===== MATERIAL SHOWN =====
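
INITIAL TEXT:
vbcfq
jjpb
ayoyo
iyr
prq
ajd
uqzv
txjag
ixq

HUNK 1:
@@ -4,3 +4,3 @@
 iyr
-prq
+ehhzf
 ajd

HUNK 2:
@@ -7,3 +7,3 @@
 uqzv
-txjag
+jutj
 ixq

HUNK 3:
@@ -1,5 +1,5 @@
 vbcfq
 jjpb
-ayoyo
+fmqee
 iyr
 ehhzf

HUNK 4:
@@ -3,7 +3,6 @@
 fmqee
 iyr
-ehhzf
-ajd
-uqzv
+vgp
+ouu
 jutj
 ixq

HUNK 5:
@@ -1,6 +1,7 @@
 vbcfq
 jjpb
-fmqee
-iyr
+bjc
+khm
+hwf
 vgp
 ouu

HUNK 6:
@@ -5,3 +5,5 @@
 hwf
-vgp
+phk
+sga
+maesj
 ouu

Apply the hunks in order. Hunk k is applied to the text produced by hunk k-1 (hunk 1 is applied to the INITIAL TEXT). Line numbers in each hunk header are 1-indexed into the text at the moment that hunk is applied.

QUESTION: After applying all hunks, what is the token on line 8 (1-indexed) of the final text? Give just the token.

Answer: maesj

Derivation:
Hunk 1: at line 4 remove [prq] add [ehhzf] -> 9 lines: vbcfq jjpb ayoyo iyr ehhzf ajd uqzv txjag ixq
Hunk 2: at line 7 remove [txjag] add [jutj] -> 9 lines: vbcfq jjpb ayoyo iyr ehhzf ajd uqzv jutj ixq
Hunk 3: at line 1 remove [ayoyo] add [fmqee] -> 9 lines: vbcfq jjpb fmqee iyr ehhzf ajd uqzv jutj ixq
Hunk 4: at line 3 remove [ehhzf,ajd,uqzv] add [vgp,ouu] -> 8 lines: vbcfq jjpb fmqee iyr vgp ouu jutj ixq
Hunk 5: at line 1 remove [fmqee,iyr] add [bjc,khm,hwf] -> 9 lines: vbcfq jjpb bjc khm hwf vgp ouu jutj ixq
Hunk 6: at line 5 remove [vgp] add [phk,sga,maesj] -> 11 lines: vbcfq jjpb bjc khm hwf phk sga maesj ouu jutj ixq
Final line 8: maesj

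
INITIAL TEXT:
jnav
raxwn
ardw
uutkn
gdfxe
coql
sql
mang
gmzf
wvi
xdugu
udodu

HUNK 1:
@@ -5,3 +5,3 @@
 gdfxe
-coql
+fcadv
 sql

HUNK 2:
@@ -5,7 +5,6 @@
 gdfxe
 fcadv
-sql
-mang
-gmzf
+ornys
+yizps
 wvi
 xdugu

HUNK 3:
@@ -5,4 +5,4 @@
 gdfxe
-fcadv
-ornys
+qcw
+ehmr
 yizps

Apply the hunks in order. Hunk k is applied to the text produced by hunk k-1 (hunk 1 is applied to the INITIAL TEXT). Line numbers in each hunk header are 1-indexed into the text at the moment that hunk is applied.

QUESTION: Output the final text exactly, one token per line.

Answer: jnav
raxwn
ardw
uutkn
gdfxe
qcw
ehmr
yizps
wvi
xdugu
udodu

Derivation:
Hunk 1: at line 5 remove [coql] add [fcadv] -> 12 lines: jnav raxwn ardw uutkn gdfxe fcadv sql mang gmzf wvi xdugu udodu
Hunk 2: at line 5 remove [sql,mang,gmzf] add [ornys,yizps] -> 11 lines: jnav raxwn ardw uutkn gdfxe fcadv ornys yizps wvi xdugu udodu
Hunk 3: at line 5 remove [fcadv,ornys] add [qcw,ehmr] -> 11 lines: jnav raxwn ardw uutkn gdfxe qcw ehmr yizps wvi xdugu udodu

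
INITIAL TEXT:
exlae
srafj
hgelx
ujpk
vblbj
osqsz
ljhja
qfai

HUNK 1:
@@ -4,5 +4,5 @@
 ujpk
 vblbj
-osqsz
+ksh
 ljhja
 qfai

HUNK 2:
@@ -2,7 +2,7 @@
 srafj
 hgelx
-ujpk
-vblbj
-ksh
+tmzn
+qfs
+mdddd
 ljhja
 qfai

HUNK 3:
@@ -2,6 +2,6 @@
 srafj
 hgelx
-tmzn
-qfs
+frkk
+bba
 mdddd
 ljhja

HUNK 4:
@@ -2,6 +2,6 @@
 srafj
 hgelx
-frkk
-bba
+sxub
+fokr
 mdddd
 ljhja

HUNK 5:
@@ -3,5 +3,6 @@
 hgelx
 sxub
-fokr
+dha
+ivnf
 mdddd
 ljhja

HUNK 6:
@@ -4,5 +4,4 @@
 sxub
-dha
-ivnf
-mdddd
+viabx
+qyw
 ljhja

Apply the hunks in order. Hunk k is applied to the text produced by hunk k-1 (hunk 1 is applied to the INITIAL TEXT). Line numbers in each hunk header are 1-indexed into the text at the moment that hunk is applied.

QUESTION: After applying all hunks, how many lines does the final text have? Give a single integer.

Answer: 8

Derivation:
Hunk 1: at line 4 remove [osqsz] add [ksh] -> 8 lines: exlae srafj hgelx ujpk vblbj ksh ljhja qfai
Hunk 2: at line 2 remove [ujpk,vblbj,ksh] add [tmzn,qfs,mdddd] -> 8 lines: exlae srafj hgelx tmzn qfs mdddd ljhja qfai
Hunk 3: at line 2 remove [tmzn,qfs] add [frkk,bba] -> 8 lines: exlae srafj hgelx frkk bba mdddd ljhja qfai
Hunk 4: at line 2 remove [frkk,bba] add [sxub,fokr] -> 8 lines: exlae srafj hgelx sxub fokr mdddd ljhja qfai
Hunk 5: at line 3 remove [fokr] add [dha,ivnf] -> 9 lines: exlae srafj hgelx sxub dha ivnf mdddd ljhja qfai
Hunk 6: at line 4 remove [dha,ivnf,mdddd] add [viabx,qyw] -> 8 lines: exlae srafj hgelx sxub viabx qyw ljhja qfai
Final line count: 8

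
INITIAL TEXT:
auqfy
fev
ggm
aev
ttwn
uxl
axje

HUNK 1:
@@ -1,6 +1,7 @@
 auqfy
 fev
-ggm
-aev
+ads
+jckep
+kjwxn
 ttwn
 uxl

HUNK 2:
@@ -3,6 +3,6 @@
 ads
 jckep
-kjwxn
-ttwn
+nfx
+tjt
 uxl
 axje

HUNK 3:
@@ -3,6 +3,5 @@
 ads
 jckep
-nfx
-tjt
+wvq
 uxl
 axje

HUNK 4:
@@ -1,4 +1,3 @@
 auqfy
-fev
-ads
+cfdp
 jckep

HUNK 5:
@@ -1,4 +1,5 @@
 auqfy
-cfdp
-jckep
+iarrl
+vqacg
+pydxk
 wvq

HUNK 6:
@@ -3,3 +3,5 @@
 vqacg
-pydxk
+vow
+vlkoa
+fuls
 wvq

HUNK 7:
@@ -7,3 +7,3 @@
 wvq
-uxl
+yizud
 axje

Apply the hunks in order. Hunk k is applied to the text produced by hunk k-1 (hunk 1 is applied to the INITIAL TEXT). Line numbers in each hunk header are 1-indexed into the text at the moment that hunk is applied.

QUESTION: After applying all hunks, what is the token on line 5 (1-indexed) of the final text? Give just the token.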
=====
AIM OF THE TASK – Would you please write out the entries again exactly?

EXERCISE RESPONSE –
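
INITIAL TEXT:
vbcfq
jjpb
ayoyo
iyr
prq
ajd
uqzv
txjag
ixq

HUNK 1:
@@ -4,3 +4,3 @@
 iyr
-prq
+ehhzf
 ajd

HUNK 2:
@@ -7,3 +7,3 @@
 uqzv
-txjag
+jutj
 ixq

HUNK 3:
@@ -1,5 +1,5 @@
 vbcfq
 jjpb
-ayoyo
+fmqee
 iyr
 ehhzf

HUNK 4:
@@ -3,7 +3,6 @@
 fmqee
 iyr
-ehhzf
-ajd
-uqzv
+vgp
+ouu
 jutj
 ixq

HUNK 5:
@@ -1,6 +1,7 @@
 vbcfq
 jjpb
-fmqee
-iyr
+bjc
+khm
+hwf
 vgp
 ouu

HUNK 6:
@@ -5,3 +5,5 @@
 hwf
-vgp
+phk
+sga
+maesj
 ouu

Apply the hunks in order. Hunk k is applied to the text produced by hunk k-1 (hunk 1 is applied to the INITIAL TEXT). Line numbers in each hunk header are 1-indexed into the text at the moment that hunk is applied.

QUESTION: After applying all hunks, what is the token on line 8 (1-indexed) of the final text? Give just the token.

Answer: maesj

Derivation:
Hunk 1: at line 4 remove [prq] add [ehhzf] -> 9 lines: vbcfq jjpb ayoyo iyr ehhzf ajd uqzv txjag ixq
Hunk 2: at line 7 remove [txjag] add [jutj] -> 9 lines: vbcfq jjpb ayoyo iyr ehhzf ajd uqzv jutj ixq
Hunk 3: at line 1 remove [ayoyo] add [fmqee] -> 9 lines: vbcfq jjpb fmqee iyr ehhzf ajd uqzv jutj ixq
Hunk 4: at line 3 remove [ehhzf,ajd,uqzv] add [vgp,ouu] -> 8 lines: vbcfq jjpb fmqee iyr vgp ouu jutj ixq
Hunk 5: at line 1 remove [fmqee,iyr] add [bjc,khm,hwf] -> 9 lines: vbcfq jjpb bjc khm hwf vgp ouu jutj ixq
Hunk 6: at line 5 remove [vgp] add [phk,sga,maesj] -> 11 lines: vbcfq jjpb bjc khm hwf phk sga maesj ouu jutj ixq
Final line 8: maesj

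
INITIAL TEXT:
jnav
raxwn
ardw
uutkn
gdfxe
coql
sql
mang
gmzf
wvi
xdugu
udodu

HUNK 1:
@@ -5,3 +5,3 @@
 gdfxe
-coql
+fcadv
 sql

HUNK 2:
@@ -5,7 +5,6 @@
 gdfxe
 fcadv
-sql
-mang
-gmzf
+ornys
+yizps
 wvi
 xdugu

HUNK 3:
@@ -5,4 +5,4 @@
 gdfxe
-fcadv
-ornys
+qcw
+ehmr
 yizps

Apply the hunks in order. Hunk k is applied to the text produced by hunk k-1 (hunk 1 is applied to the INITIAL TEXT). Line numbers in each hunk header are 1-indexed into the text at the moment that hunk is applied.

QUESTION: Output the final text exactly, one token per line.

Answer: jnav
raxwn
ardw
uutkn
gdfxe
qcw
ehmr
yizps
wvi
xdugu
udodu

Derivation:
Hunk 1: at line 5 remove [coql] add [fcadv] -> 12 lines: jnav raxwn ardw uutkn gdfxe fcadv sql mang gmzf wvi xdugu udodu
Hunk 2: at line 5 remove [sql,mang,gmzf] add [ornys,yizps] -> 11 lines: jnav raxwn ardw uutkn gdfxe fcadv ornys yizps wvi xdugu udodu
Hunk 3: at line 5 remove [fcadv,ornys] add [qcw,ehmr] -> 11 lines: jnav raxwn ardw uutkn gdfxe qcw ehmr yizps wvi xdugu udodu

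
INITIAL TEXT:
exlae
srafj
hgelx
ujpk
vblbj
osqsz
ljhja
qfai

HUNK 1:
@@ -4,5 +4,5 @@
 ujpk
 vblbj
-osqsz
+ksh
 ljhja
 qfai

HUNK 2:
@@ -2,7 +2,7 @@
 srafj
 hgelx
-ujpk
-vblbj
-ksh
+tmzn
+qfs
+mdddd
 ljhja
 qfai

HUNK 3:
@@ -2,6 +2,6 @@
 srafj
 hgelx
-tmzn
-qfs
+frkk
+bba
 mdddd
 ljhja

HUNK 4:
@@ -2,6 +2,6 @@
 srafj
 hgelx
-frkk
-bba
+sxub
+fokr
 mdddd
 ljhja

HUNK 5:
@@ -3,5 +3,6 @@
 hgelx
 sxub
-fokr
+dha
+ivnf
 mdddd
 ljhja

HUNK 6:
@@ -4,5 +4,4 @@
 sxub
-dha
-ivnf
-mdddd
+viabx
+qyw
 ljhja

Apply the hunks in order. Hunk k is applied to the text produced by hunk k-1 (hunk 1 is applied to the INITIAL TEXT). Line numbers in each hunk header are 1-indexed into the text at the moment that hunk is applied.

QUESTION: After applying all hunks, how many lines does the final text have? Give a single integer.

Answer: 8

Derivation:
Hunk 1: at line 4 remove [osqsz] add [ksh] -> 8 lines: exlae srafj hgelx ujpk vblbj ksh ljhja qfai
Hunk 2: at line 2 remove [ujpk,vblbj,ksh] add [tmzn,qfs,mdddd] -> 8 lines: exlae srafj hgelx tmzn qfs mdddd ljhja qfai
Hunk 3: at line 2 remove [tmzn,qfs] add [frkk,bba] -> 8 lines: exlae srafj hgelx frkk bba mdddd ljhja qfai
Hunk 4: at line 2 remove [frkk,bba] add [sxub,fokr] -> 8 lines: exlae srafj hgelx sxub fokr mdddd ljhja qfai
Hunk 5: at line 3 remove [fokr] add [dha,ivnf] -> 9 lines: exlae srafj hgelx sxub dha ivnf mdddd ljhja qfai
Hunk 6: at line 4 remove [dha,ivnf,mdddd] add [viabx,qyw] -> 8 lines: exlae srafj hgelx sxub viabx qyw ljhja qfai
Final line count: 8

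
INITIAL TEXT:
auqfy
fev
ggm
aev
ttwn
uxl
axje

HUNK 1:
@@ -1,6 +1,7 @@
 auqfy
 fev
-ggm
-aev
+ads
+jckep
+kjwxn
 ttwn
 uxl

HUNK 2:
@@ -3,6 +3,6 @@
 ads
 jckep
-kjwxn
-ttwn
+nfx
+tjt
 uxl
 axje

HUNK 3:
@@ -3,6 +3,5 @@
 ads
 jckep
-nfx
-tjt
+wvq
 uxl
 axje

HUNK 4:
@@ -1,4 +1,3 @@
 auqfy
-fev
-ads
+cfdp
 jckep

HUNK 5:
@@ -1,4 +1,5 @@
 auqfy
-cfdp
-jckep
+iarrl
+vqacg
+pydxk
 wvq

HUNK 6:
@@ -3,3 +3,5 @@
 vqacg
-pydxk
+vow
+vlkoa
+fuls
 wvq

HUNK 7:
@@ -7,3 +7,3 @@
 wvq
-uxl
+yizud
 axje

Apply the hunks in order. Hunk k is applied to the text produced by hunk k-1 (hunk 1 is applied to the INITIAL TEXT). Line numbers in each hunk header are 1-indexed into the text at the moment that hunk is applied.

QUESTION: After applying all hunks, what is the token on line 5 (1-indexed) of the final text? Give just the token.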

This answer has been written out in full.